• EXTRACTED RECORDS:
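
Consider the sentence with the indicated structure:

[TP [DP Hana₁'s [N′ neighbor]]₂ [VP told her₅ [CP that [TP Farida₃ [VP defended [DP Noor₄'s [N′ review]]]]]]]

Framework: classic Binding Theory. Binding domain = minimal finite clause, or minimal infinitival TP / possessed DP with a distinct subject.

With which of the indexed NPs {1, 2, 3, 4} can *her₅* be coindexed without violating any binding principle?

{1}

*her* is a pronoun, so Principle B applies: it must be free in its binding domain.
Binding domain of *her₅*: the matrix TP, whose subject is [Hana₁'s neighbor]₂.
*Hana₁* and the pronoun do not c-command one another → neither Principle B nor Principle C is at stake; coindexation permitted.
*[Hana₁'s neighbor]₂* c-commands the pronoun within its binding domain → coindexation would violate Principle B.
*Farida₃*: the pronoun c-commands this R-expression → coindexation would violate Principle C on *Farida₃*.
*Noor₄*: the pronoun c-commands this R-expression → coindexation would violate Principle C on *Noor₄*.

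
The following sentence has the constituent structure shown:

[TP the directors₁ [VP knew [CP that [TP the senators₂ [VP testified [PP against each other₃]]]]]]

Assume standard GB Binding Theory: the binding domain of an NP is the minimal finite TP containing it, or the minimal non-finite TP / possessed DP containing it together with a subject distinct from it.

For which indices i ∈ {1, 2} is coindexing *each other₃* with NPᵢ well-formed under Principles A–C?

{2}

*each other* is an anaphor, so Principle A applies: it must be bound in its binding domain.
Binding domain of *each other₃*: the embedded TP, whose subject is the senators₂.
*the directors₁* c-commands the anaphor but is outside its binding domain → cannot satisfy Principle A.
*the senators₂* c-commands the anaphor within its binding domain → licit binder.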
...
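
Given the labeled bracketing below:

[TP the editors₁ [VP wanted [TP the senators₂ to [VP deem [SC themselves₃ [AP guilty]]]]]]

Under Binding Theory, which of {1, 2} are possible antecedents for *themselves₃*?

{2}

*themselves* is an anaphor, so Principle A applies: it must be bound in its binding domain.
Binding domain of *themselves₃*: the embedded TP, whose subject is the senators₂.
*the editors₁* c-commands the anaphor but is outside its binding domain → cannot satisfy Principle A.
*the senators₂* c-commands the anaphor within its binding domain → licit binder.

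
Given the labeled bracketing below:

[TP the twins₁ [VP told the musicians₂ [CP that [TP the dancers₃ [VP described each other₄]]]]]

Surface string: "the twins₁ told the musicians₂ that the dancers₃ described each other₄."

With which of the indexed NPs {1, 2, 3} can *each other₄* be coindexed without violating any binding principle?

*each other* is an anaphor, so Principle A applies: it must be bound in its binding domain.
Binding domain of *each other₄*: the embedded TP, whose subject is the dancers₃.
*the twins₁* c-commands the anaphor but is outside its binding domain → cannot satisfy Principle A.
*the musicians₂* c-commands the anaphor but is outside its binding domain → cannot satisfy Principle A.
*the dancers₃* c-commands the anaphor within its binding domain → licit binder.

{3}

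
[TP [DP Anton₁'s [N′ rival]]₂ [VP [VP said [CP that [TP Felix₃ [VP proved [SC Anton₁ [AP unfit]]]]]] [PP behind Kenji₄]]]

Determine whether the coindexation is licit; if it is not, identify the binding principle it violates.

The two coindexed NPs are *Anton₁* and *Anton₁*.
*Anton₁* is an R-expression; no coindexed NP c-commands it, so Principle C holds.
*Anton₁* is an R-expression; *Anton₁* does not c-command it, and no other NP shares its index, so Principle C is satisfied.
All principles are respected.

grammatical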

• ASSIGNMENT: Once you have checked the entries above, say how many lines include the word "finite", and nothing beyond the number.

• THE COMPLETED TASK: 2